----- Data records

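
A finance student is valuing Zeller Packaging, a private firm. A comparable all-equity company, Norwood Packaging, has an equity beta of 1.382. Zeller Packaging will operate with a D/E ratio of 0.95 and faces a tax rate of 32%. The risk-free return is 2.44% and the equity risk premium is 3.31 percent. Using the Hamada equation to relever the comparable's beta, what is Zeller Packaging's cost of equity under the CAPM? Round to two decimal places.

β_L = β_U × [1 + (1 − t)(D/E)] = 1.382 × [1 + (1 − 0.32) × 0.95]
    = 1.382 × [1 + 0.68 × 0.95] = 1.382 × 1.6460 = 2.2748
E(R) = R_f + β_L × MRP = 2.44% + 2.2748 × 3.31% = 9.97%

9.97%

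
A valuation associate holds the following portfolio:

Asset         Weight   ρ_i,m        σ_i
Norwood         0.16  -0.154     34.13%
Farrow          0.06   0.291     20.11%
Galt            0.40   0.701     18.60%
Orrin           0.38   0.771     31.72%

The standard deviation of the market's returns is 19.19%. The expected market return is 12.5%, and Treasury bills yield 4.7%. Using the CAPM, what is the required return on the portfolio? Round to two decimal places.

β_Norwood = -0.154 × 34.13% / 19.19% = -0.2739
β_Farrow = 0.291 × 20.11% / 19.19% = 0.3050
β_Galt = 0.701 × 18.60% / 19.19% = 0.6794
β_Orrin = 0.771 × 31.72% / 19.19% = 1.2744
β_P = Σ w_i β_i = 0.16×-0.2739 + 0.06×0.3050 + 0.40×0.6794 + 0.38×1.2744 = 0.7305
MRP = 12.5% − 4.7% = 7.80%
E(R_P) = R_f + β_P × MRP = 4.7% + 0.7305 × 7.8% = 10.40%

10.40%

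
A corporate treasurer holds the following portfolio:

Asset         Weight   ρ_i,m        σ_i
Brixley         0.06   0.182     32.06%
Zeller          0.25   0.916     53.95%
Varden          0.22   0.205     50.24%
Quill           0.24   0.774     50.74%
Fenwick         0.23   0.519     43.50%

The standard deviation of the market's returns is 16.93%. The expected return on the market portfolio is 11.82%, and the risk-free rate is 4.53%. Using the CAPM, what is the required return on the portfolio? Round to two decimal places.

β_Brixley = 0.182 × 32.06% / 16.93% = 0.3446
β_Zeller = 0.916 × 53.95% / 16.93% = 2.9190
β_Varden = 0.205 × 50.24% / 16.93% = 0.6083
β_Quill = 0.774 × 50.74% / 16.93% = 2.3197
β_Fenwick = 0.519 × 43.50% / 16.93% = 1.3335
β_P = Σ w_i β_i = 0.06×0.3446 + 0.25×2.9190 + 0.22×0.6083 + 0.24×2.3197 + 0.23×1.3335 = 1.7477
MRP = 11.82% − 4.53% = 7.29%
E(R_P) = R_f + β_P × MRP = 4.53% + 1.7477 × 7.29% = 17.27%

17.27%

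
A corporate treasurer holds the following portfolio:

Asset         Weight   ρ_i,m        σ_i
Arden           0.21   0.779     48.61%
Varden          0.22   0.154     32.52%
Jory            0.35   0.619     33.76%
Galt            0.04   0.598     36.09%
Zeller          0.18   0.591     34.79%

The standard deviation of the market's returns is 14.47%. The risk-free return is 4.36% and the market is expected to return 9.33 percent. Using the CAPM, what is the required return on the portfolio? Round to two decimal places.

11.55%

β_Arden = 0.779 × 48.61% / 14.47% = 2.6169
β_Varden = 0.154 × 32.52% / 14.47% = 0.3461
β_Jory = 0.619 × 33.76% / 14.47% = 1.4442
β_Galt = 0.598 × 36.09% / 14.47% = 1.4915
β_Zeller = 0.591 × 34.79% / 14.47% = 1.4209
β_P = Σ w_i β_i = 0.21×2.6169 + 0.22×0.3461 + 0.35×1.4442 + 0.04×1.4915 + 0.18×1.4209 = 1.4466
MRP = 9.33% − 4.36% = 4.97%
E(R_P) = R_f + β_P × MRP = 4.36% + 1.4466 × 4.97% = 11.55%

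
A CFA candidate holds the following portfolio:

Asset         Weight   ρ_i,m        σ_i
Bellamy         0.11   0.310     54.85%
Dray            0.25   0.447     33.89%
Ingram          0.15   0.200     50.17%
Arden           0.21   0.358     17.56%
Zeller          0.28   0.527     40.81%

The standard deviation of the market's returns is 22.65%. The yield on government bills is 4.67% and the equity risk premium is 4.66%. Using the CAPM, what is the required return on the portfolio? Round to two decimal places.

β_Bellamy = 0.310 × 54.85% / 22.65% = 0.7507
β_Dray = 0.447 × 33.89% / 22.65% = 0.6688
β_Ingram = 0.200 × 50.17% / 22.65% = 0.4430
β_Arden = 0.358 × 17.56% / 22.65% = 0.2775
β_Zeller = 0.527 × 40.81% / 22.65% = 0.9495
β_P = Σ w_i β_i = 0.11×0.7507 + 0.25×0.6688 + 0.15×0.4430 + 0.21×0.2775 + 0.28×0.9495 = 0.6404
E(R_P) = R_f + β_P × MRP = 4.67% + 0.6404 × 4.66% = 7.65%

7.65%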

----------

What this exercise calls for is a precise transcription of the material above.

Task solution:
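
A finance student is valuing Zeller Packaging, a private firm. A comparable all-equity company, Norwood Packaging, has an equity beta of 1.382. Zeller Packaging will operate with a D/E ratio of 0.95 and faces a tax rate of 32%. The risk-free return is 2.44% and the equity risk premium is 3.31 percent. Using the Hamada equation to relever the comparable's beta, what is Zeller Packaging's cost of equity under the CAPM? Round to two decimal places.

β_L = β_U × [1 + (1 − t)(D/E)] = 1.382 × [1 + (1 − 0.32) × 0.95]
    = 1.382 × [1 + 0.68 × 0.95] = 1.382 × 1.6460 = 2.2748
E(R) = R_f + β_L × MRP = 2.44% + 2.2748 × 3.31% = 9.97%

9.97%

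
A valuation associate holds the following portfolio:

Asset         Weight   ρ_i,m        σ_i
Norwood         0.16  -0.154     34.13%
Farrow          0.06   0.291     20.11%
Galt            0.40   0.701     18.60%
Orrin           0.38   0.771     31.72%

The standard deviation of the market's returns is 19.19%. The expected market return is 12.5%, and Treasury bills yield 4.7%. Using the CAPM, what is the required return on the portfolio? Round to two decimal places.

β_Norwood = -0.154 × 34.13% / 19.19% = -0.2739
β_Farrow = 0.291 × 20.11% / 19.19% = 0.3050
β_Galt = 0.701 × 18.60% / 19.19% = 0.6794
β_Orrin = 0.771 × 31.72% / 19.19% = 1.2744
β_P = Σ w_i β_i = 0.16×-0.2739 + 0.06×0.3050 + 0.40×0.6794 + 0.38×1.2744 = 0.7305
MRP = 12.5% − 4.7% = 7.80%
E(R_P) = R_f + β_P × MRP = 4.7% + 0.7305 × 7.8% = 10.40%

10.40%

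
A corporate treasurer holds the following portfolio:

Asset         Weight   ρ_i,m        σ_i
Brixley         0.06   0.182     32.06%
Zeller          0.25   0.916     53.95%
Varden          0.22   0.205     50.24%
Quill           0.24   0.774     50.74%
Fenwick         0.23   0.519     43.50%

The standard deviation of the market's returns is 16.93%. The expected return on the market portfolio is 11.82%, and the risk-free rate is 4.53%. Using the CAPM, what is the required return on the portfolio? Round to two decimal places.

β_Brixley = 0.182 × 32.06% / 16.93% = 0.3446
β_Zeller = 0.916 × 53.95% / 16.93% = 2.9190
β_Varden = 0.205 × 50.24% / 16.93% = 0.6083
β_Quill = 0.774 × 50.74% / 16.93% = 2.3197
β_Fenwick = 0.519 × 43.50% / 16.93% = 1.3335
β_P = Σ w_i β_i = 0.06×0.3446 + 0.25×2.9190 + 0.22×0.6083 + 0.24×2.3197 + 0.23×1.3335 = 1.7477
MRP = 11.82% − 4.53% = 7.29%
E(R_P) = R_f + β_P × MRP = 4.53% + 1.7477 × 7.29% = 17.27%

17.27%

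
A corporate treasurer holds the following portfolio:

Asset         Weight   ρ_i,m        σ_i
Arden           0.21   0.779     48.61%
Varden          0.22   0.154     32.52%
Jory            0.35   0.619     33.76%
Galt            0.04   0.598     36.09%
Zeller          0.18   0.591     34.79%

The standard deviation of the market's returns is 14.47%. The risk-free return is 4.36% and the market is expected to return 9.33 percent. Using the CAPM, what is the required return on the portfolio? Round to two decimal places.

11.55%

β_Arden = 0.779 × 48.61% / 14.47% = 2.6169
β_Varden = 0.154 × 32.52% / 14.47% = 0.3461
β_Jory = 0.619 × 33.76% / 14.47% = 1.4442
β_Galt = 0.598 × 36.09% / 14.47% = 1.4915
β_Zeller = 0.591 × 34.79% / 14.47% = 1.4209
β_P = Σ w_i β_i = 0.21×2.6169 + 0.22×0.3461 + 0.35×1.4442 + 0.04×1.4915 + 0.18×1.4209 = 1.4466
MRP = 9.33% − 4.36% = 4.97%
E(R_P) = R_f + β_P × MRP = 4.36% + 1.4466 × 4.97% = 11.55%

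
A CFA candidate holds the following portfolio:

Asset         Weight   ρ_i,m        σ_i
Bellamy         0.11   0.310     54.85%
Dray            0.25   0.447     33.89%
Ingram          0.15   0.200     50.17%
Arden           0.21   0.358     17.56%
Zeller          0.28   0.527     40.81%

The standard deviation of the market's returns is 22.65%. The yield on government bills is 4.67% and the equity risk premium is 4.66%. Using the CAPM, what is the required return on the portfolio? Round to two decimal places.

β_Bellamy = 0.310 × 54.85% / 22.65% = 0.7507
β_Dray = 0.447 × 33.89% / 22.65% = 0.6688
β_Ingram = 0.200 × 50.17% / 22.65% = 0.4430
β_Arden = 0.358 × 17.56% / 22.65% = 0.2775
β_Zeller = 0.527 × 40.81% / 22.65% = 0.9495
β_P = Σ w_i β_i = 0.11×0.7507 + 0.25×0.6688 + 0.15×0.4430 + 0.21×0.2775 + 0.28×0.9495 = 0.6404
E(R_P) = R_f + β_P × MRP = 4.67% + 0.6404 × 4.66% = 7.65%

7.65%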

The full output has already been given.